• [WORK REQUIRED] The word "What" marks the lines to keep; find each one in the data and copy it.

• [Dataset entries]
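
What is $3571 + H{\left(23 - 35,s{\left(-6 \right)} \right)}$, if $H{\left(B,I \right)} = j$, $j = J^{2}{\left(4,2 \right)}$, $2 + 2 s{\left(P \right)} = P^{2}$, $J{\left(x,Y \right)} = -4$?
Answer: $3587$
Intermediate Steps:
$s{\left(P \right)} = -1 + \frac{P^{2}}{2}$
$j = 16$ ($j = \left(-4\right)^{2} = 16$)
$H{\left(B,I \right)} = 16$
$3571 + H{\left(23 - 35,s{\left(-6 \right)} \right)} = 3571 + 16 = 3587$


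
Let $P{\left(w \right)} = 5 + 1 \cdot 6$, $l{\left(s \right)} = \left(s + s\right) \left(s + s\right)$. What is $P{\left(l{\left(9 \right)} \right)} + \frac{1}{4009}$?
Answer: $\frac{44100}{4009} \approx 11.0$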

• [ANSWER TO THIS EXERCISE]
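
What is $3571 + H{\left(23 - 35,s{\left(-6 \right)} \right)}$, if $H{\left(B,I \right)} = j$, $j = J^{2}{\left(4,2 \right)}$, $2 + 2 s{\left(P \right)} = P^{2}$, $J{\left(x,Y \right)} = -4$?
Let $P{\left(w \right)} = 5 + 1 \cdot 6$, $l{\left(s \right)} = \left(s + s\right) \left(s + s\right)$. What is $P{\left(l{\left(9 \right)} \right)} + \frac{1}{4009}$?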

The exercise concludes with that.